> **WHAT TO PRODUCE**:
Locate the line containing "Here the depth" in the data below. Reproduce it and every following line up to the end, exactly as given.

○ ○ ○ ○ ○ ○ ○

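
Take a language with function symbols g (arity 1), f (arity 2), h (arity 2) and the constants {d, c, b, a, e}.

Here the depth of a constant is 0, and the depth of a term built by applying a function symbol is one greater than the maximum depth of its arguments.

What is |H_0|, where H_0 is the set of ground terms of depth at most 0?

Write N_k for the number of ground terms of depth ≤ k. A term of depth ≤ k is either a constant or a function symbol applied to arguments of depth ≤ k−1, so N_k = 5 + N_{k-1} + N_{k-1}^2 + N_{k-1}^2.
N_0 = 5
Explicitly: d, c, b, a, e.

5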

○ ○ ○ ○ ○ ○ ○

> **ANSWER BOX**:
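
Here the depth of a constant is 0, and the depth of a term built by applying a function symbol is one greater than the maximum depth of its arguments.

What is |H_0|, where H_0 is the set of ground terms of depth at most 0?

Write N_k for the number of ground terms of depth ≤ k. A term of depth ≤ k is either a constant or a function symbol applied to arguments of depth ≤ k−1, so N_k = 5 + N_{k-1} + N_{k-1}^2 + N_{k-1}^2.
N_0 = 5
Explicitly: d, c, b, a, e.

5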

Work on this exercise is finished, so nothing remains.